Directions. Restate the lines word for word, from the one containing "yeast: rye loaves + 3 brioche ≤ 46 g" through the last line of the entries below, without any other lines.

Segment Start: Entries provided

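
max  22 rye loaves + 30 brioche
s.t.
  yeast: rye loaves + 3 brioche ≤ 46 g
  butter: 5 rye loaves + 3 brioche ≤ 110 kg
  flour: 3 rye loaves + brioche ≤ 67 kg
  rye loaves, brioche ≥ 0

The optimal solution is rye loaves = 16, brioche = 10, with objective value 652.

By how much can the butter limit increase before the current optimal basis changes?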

Segment End: Entries provided

Response area.
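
  yeast: rye loaves + 3 brioche ≤ 46 g
  butter: 5 rye loaves + 3 brioche ≤ 110 kg
  flour: 3 rye loaves + brioche ≤ 67 kg
  rye loaves, brioche ≥ 0

The optimal solution is rye loaves = 16, brioche = 10, with objective value 652.

By how much can the butter limit increase before the current optimal basis changes?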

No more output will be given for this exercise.